=== THE INPUT ===

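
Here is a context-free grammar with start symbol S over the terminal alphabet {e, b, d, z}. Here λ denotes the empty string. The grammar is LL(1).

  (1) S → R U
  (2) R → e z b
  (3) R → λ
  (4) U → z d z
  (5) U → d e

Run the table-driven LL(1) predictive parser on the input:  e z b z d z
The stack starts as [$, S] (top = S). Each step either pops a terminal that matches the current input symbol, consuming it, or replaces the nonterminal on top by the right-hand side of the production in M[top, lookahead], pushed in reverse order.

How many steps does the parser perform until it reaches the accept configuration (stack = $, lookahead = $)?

step 1: stack=$ S  input=e z b z d z $  — expand S → R U
step 2: stack=$ U R  input=e z b z d z $  — expand R → e z b
step 3: stack=$ U b z e  input=e z b z d z $  — match e
step 4: stack=$ U b z  input=z b z d z $  — match z
step 5: stack=$ U b  input=b z d z $  — match b
step 6: stack=$ U  input=z d z $  — expand U → z d z
step 7: stack=$ z d z  input=z d z $  — match z
step 8: stack=$ z d  input=d z $  — match d
step 9: stack=$ z  input=z $  — match z
Accept reached after 9 steps.

9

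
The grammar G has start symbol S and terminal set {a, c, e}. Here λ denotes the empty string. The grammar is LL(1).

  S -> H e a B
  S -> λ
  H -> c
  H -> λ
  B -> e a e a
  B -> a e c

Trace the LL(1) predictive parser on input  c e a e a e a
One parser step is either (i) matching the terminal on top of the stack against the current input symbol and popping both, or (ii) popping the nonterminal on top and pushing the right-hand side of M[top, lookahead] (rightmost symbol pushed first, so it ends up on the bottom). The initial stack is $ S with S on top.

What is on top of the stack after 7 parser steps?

     Stack      Input            Action
  1  $ S        c e a e a e a $  expand S -> H e a B
  2  $ B a e H  c e a e a e a $  expand H -> c
  3  $ B a e c  c e a e a e a $  match c
  4  $ B a e    e a e a e a $    match e
  5  $ B a      a e a e a $      match a
  6  $ B        e a e a $        expand B -> e a e a
  7  $ a e a e  e a e a $        match e
Stack after step 7: $ a e a (top = a).

a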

===

### PROBLEM DESCRIPTION
Report, with no additional words, how many lines in the records above contain the word "nonterminal".

### ANSWER TO THIS PROBLEM
2